BEGIN
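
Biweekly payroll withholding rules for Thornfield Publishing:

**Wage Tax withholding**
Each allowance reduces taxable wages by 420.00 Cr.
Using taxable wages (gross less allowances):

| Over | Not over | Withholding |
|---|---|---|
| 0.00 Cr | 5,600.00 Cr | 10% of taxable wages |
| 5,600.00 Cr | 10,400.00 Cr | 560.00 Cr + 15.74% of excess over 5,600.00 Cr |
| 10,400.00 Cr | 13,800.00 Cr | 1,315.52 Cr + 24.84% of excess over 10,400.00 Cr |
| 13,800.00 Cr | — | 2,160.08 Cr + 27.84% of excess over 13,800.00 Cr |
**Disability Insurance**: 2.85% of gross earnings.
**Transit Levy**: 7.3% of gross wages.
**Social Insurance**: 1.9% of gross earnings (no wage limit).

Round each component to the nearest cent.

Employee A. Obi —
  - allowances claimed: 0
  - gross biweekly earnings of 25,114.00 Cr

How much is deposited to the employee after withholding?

16,777.86 Cr

Wage Tax: taxable = 25,114.00 Cr
  2,160.08 Cr + 27.84% × (25,114.00 Cr − 13,800.00 Cr) = 2,160.08 Cr + 27.84% × 11,314.00 Cr = 5,309.90 Cr
Disability Insurance: 2.85% × 25,114.00 Cr = 715.75 Cr
Transit Levy: 7.3% × 25,114.00 Cr = 1,833.32 Cr
Social Insurance: 1.9% × 25,114.00 Cr = 477.17 Cr
Total withheld: 5,309.90 Cr + 715.75 Cr + 1,833.32 Cr + 477.17 Cr = 8,336.14 Cr
Net pay: 25,114.00 Cr − 8,336.14 Cr = 16,777.86 Cr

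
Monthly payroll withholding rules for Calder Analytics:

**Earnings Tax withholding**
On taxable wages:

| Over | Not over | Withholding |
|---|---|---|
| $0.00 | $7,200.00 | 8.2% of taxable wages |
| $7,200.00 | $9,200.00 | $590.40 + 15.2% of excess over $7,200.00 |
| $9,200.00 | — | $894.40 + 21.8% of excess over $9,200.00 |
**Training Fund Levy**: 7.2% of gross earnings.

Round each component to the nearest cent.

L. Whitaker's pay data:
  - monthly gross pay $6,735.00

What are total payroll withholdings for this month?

Earnings Tax: taxable = $6,735.00
  8.2% × $6,735.00 = $552.27
Training Fund Levy: 7.2% × $6,735.00 = $484.92
Total: $552.27 + $484.92 = $1,037.19

$1,037.19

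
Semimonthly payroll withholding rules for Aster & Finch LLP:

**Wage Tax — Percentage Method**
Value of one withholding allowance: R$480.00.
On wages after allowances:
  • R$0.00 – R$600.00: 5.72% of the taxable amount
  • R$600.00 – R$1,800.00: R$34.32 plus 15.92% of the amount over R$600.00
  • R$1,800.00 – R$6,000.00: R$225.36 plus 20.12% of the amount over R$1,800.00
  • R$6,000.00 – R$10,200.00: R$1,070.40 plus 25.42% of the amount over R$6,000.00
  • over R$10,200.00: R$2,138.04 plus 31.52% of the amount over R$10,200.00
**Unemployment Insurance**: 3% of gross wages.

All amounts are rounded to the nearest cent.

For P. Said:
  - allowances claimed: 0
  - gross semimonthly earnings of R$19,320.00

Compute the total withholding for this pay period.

Wage Tax: taxable = R$19,320.00
  R$2,138.04 + 31.52% × (R$19,320.00 − R$10,200.00) = R$2,138.04 + 31.52% × R$9,120.00 = R$5,012.66
Unemployment Insurance: 3% × R$19,320.00 = R$579.60
Total: R$5,012.66 + R$579.60 = R$5,592.26

R$5,592.26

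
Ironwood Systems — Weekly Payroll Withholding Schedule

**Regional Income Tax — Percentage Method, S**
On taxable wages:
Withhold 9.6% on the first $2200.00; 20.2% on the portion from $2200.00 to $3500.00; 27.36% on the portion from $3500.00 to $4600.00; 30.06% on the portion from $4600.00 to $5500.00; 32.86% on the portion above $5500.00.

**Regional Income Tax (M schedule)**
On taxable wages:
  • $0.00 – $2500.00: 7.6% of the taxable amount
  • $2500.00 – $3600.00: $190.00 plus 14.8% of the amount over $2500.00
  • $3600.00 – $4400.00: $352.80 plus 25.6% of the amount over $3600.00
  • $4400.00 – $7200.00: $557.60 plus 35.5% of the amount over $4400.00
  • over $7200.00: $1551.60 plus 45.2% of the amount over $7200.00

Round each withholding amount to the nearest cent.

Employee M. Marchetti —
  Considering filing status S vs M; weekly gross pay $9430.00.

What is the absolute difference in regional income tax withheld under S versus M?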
END
> **Task directions**
Exactly as they stand, repeat all the records.

> **Exercise result**
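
Biweekly payroll withholding rules for Thornfield Publishing:

**Wage Tax withholding**
Each allowance reduces taxable wages by 420.00 Cr.
Using taxable wages (gross less allowances):

| Over | Not over | Withholding |
|---|---|---|
| 0.00 Cr | 5,600.00 Cr | 10% of taxable wages |
| 5,600.00 Cr | 10,400.00 Cr | 560.00 Cr + 15.74% of excess over 5,600.00 Cr |
| 10,400.00 Cr | 13,800.00 Cr | 1,315.52 Cr + 24.84% of excess over 10,400.00 Cr |
| 13,800.00 Cr | — | 2,160.08 Cr + 27.84% of excess over 13,800.00 Cr |
**Disability Insurance**: 2.85% of gross earnings.
**Transit Levy**: 7.3% of gross wages.
**Social Insurance**: 1.9% of gross earnings (no wage limit).

Round each component to the nearest cent.

Employee A. Obi —
  - allowances claimed: 0
  - gross biweekly earnings of 25,114.00 Cr

How much is deposited to the employee after withholding?

16,777.86 Cr

Wage Tax: taxable = 25,114.00 Cr
  2,160.08 Cr + 27.84% × (25,114.00 Cr − 13,800.00 Cr) = 2,160.08 Cr + 27.84% × 11,314.00 Cr = 5,309.90 Cr
Disability Insurance: 2.85% × 25,114.00 Cr = 715.75 Cr
Transit Levy: 7.3% × 25,114.00 Cr = 1,833.32 Cr
Social Insurance: 1.9% × 25,114.00 Cr = 477.17 Cr
Total withheld: 5,309.90 Cr + 715.75 Cr + 1,833.32 Cr + 477.17 Cr = 8,336.14 Cr
Net pay: 25,114.00 Cr − 8,336.14 Cr = 16,777.86 Cr

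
Monthly payroll withholding rules for Calder Analytics:

**Earnings Tax withholding**
On taxable wages:

| Over | Not over | Withholding |
|---|---|---|
| $0.00 | $7,200.00 | 8.2% of taxable wages |
| $7,200.00 | $9,200.00 | $590.40 + 15.2% of excess over $7,200.00 |
| $9,200.00 | — | $894.40 + 21.8% of excess over $9,200.00 |
**Training Fund Levy**: 7.2% of gross earnings.

Round each component to the nearest cent.

L. Whitaker's pay data:
  - monthly gross pay $6,735.00

What are total payroll withholdings for this month?

Earnings Tax: taxable = $6,735.00
  8.2% × $6,735.00 = $552.27
Training Fund Levy: 7.2% × $6,735.00 = $484.92
Total: $552.27 + $484.92 = $1,037.19

$1,037.19

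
Semimonthly payroll withholding rules for Aster & Finch LLP:

**Wage Tax — Percentage Method**
Value of one withholding allowance: R$480.00.
On wages after allowances:
  • R$0.00 – R$600.00: 5.72% of the taxable amount
  • R$600.00 – R$1,800.00: R$34.32 plus 15.92% of the amount over R$600.00
  • R$1,800.00 – R$6,000.00: R$225.36 plus 20.12% of the amount over R$1,800.00
  • R$6,000.00 – R$10,200.00: R$1,070.40 plus 25.42% of the amount over R$6,000.00
  • over R$10,200.00: R$2,138.04 plus 31.52% of the amount over R$10,200.00
**Unemployment Insurance**: 3% of gross wages.

All amounts are rounded to the nearest cent.

For P. Said:
  - allowances claimed: 0
  - gross semimonthly earnings of R$19,320.00

Compute the total withholding for this pay period.

Wage Tax: taxable = R$19,320.00
  R$2,138.04 + 31.52% × (R$19,320.00 − R$10,200.00) = R$2,138.04 + 31.52% × R$9,120.00 = R$5,012.66
Unemployment Insurance: 3% × R$19,320.00 = R$579.60
Total: R$5,012.66 + R$579.60 = R$5,592.26

R$5,592.26

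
Ironwood Systems — Weekly Payroll Withholding Schedule

**Regional Income Tax — Percentage Method, S**
On taxable wages:
Withhold 9.6% on the first $2200.00; 20.2% on the portion from $2200.00 to $3500.00; 27.36% on the portion from $3500.00 to $4600.00; 30.06% on the portion from $4600.00 to $5500.00; 32.86% on the portion above $5500.00.

**Regional Income Tax (M schedule)**
On taxable wages:
  • $0.00 – $2500.00: 7.6% of the taxable amount
  • $2500.00 – $3600.00: $190.00 plus 14.8% of the amount over $2500.00
  • $3600.00 – $4400.00: $352.80 plus 25.6% of the amount over $3600.00
  • $4400.00 – $7200.00: $557.60 plus 35.5% of the amount over $4400.00
  • over $7200.00: $1551.60 plus 45.2% of the amount over $7200.00

Round each withholding amount to the nearest cent.

Employee M. Marchetti —
  Considering filing status S vs M; weekly gross pay $9430.00.

What is the absolute difference in regional income tax withheld under S versus M?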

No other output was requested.